<<<<

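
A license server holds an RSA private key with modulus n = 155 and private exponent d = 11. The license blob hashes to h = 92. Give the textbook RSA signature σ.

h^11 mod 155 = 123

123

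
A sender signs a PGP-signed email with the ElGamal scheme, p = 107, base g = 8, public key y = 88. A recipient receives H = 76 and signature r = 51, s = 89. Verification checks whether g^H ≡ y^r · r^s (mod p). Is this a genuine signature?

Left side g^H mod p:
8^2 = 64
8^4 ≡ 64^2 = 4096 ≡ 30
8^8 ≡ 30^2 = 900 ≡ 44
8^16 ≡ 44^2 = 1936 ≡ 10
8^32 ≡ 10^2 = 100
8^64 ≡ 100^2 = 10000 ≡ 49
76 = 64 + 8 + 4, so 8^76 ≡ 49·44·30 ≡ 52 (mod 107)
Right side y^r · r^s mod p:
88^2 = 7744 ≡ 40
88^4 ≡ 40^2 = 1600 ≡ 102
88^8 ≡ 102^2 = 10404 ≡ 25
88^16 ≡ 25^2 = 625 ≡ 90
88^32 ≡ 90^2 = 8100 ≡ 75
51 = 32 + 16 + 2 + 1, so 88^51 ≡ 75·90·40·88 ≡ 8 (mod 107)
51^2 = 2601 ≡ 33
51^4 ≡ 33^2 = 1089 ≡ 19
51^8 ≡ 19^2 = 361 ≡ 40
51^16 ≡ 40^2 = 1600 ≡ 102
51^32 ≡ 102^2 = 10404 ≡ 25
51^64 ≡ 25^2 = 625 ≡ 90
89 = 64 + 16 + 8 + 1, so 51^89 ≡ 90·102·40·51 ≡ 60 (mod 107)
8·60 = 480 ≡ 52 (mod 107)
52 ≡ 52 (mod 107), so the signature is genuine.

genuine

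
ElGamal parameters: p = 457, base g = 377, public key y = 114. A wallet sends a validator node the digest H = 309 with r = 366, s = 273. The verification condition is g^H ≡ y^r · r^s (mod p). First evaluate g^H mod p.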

>>>>
<<<<

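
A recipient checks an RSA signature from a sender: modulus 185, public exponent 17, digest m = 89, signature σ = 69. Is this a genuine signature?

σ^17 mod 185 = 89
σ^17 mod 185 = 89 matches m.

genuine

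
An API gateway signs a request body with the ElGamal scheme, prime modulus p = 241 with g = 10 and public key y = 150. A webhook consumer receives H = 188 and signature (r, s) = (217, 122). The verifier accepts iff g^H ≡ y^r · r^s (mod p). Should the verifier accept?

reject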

>>>>
<<<<

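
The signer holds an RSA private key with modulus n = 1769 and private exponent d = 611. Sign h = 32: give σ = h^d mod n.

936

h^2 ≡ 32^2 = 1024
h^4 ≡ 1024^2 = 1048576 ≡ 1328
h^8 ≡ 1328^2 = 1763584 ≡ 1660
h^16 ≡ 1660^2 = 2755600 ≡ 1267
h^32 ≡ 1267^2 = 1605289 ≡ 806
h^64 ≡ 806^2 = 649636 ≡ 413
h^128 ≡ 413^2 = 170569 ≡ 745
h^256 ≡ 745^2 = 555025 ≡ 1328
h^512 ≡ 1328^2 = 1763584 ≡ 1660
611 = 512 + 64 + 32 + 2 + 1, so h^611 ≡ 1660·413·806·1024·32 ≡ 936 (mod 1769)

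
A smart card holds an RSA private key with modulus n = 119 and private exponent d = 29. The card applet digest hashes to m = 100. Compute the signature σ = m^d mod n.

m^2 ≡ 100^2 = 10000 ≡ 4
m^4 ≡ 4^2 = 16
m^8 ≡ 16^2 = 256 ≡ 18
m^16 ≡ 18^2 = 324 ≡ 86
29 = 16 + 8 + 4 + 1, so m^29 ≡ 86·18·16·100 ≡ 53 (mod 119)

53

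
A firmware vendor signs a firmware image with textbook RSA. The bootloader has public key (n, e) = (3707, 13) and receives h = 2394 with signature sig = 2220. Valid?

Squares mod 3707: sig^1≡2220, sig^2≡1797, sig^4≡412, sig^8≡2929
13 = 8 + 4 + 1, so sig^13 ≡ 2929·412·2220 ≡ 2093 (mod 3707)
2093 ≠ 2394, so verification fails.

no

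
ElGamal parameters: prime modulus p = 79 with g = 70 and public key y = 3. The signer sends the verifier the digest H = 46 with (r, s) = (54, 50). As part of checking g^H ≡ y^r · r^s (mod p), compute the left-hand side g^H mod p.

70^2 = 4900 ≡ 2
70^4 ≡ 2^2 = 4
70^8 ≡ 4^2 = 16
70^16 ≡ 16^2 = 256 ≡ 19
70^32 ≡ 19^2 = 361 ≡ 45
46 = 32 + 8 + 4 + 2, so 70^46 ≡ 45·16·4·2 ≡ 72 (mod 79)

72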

>>>>

Your assignment. Only one part of the material above is to be transcribed, namely the lines starting with the line that has "A license server" and going on through the line that has "ElGamal parameters: p = 457, base", exactly as they stand.

Answer box.
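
A license server holds an RSA private key with modulus n = 155 and private exponent d = 11. The license blob hashes to h = 92. Give the textbook RSA signature σ.

h^11 mod 155 = 123

123

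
A sender signs a PGP-signed email with the ElGamal scheme, p = 107, base g = 8, public key y = 88. A recipient receives H = 76 and signature r = 51, s = 89. Verification checks whether g^H ≡ y^r · r^s (mod p). Is this a genuine signature?

Left side g^H mod p:
8^2 = 64
8^4 ≡ 64^2 = 4096 ≡ 30
8^8 ≡ 30^2 = 900 ≡ 44
8^16 ≡ 44^2 = 1936 ≡ 10
8^32 ≡ 10^2 = 100
8^64 ≡ 100^2 = 10000 ≡ 49
76 = 64 + 8 + 4, so 8^76 ≡ 49·44·30 ≡ 52 (mod 107)
Right side y^r · r^s mod p:
88^2 = 7744 ≡ 40
88^4 ≡ 40^2 = 1600 ≡ 102
88^8 ≡ 102^2 = 10404 ≡ 25
88^16 ≡ 25^2 = 625 ≡ 90
88^32 ≡ 90^2 = 8100 ≡ 75
51 = 32 + 16 + 2 + 1, so 88^51 ≡ 75·90·40·88 ≡ 8 (mod 107)
51^2 = 2601 ≡ 33
51^4 ≡ 33^2 = 1089 ≡ 19
51^8 ≡ 19^2 = 361 ≡ 40
51^16 ≡ 40^2 = 1600 ≡ 102
51^32 ≡ 102^2 = 10404 ≡ 25
51^64 ≡ 25^2 = 625 ≡ 90
89 = 64 + 16 + 8 + 1, so 51^89 ≡ 90·102·40·51 ≡ 60 (mod 107)
8·60 = 480 ≡ 52 (mod 107)
52 ≡ 52 (mod 107), so the signature is genuine.

genuine

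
ElGamal parameters: p = 457, base g = 377, public key y = 114. A wallet sends a validator node the digest H = 309 with r = 366, s = 273. The verification condition is g^H ≡ y^r · r^s (mod p). First evaluate g^H mod p.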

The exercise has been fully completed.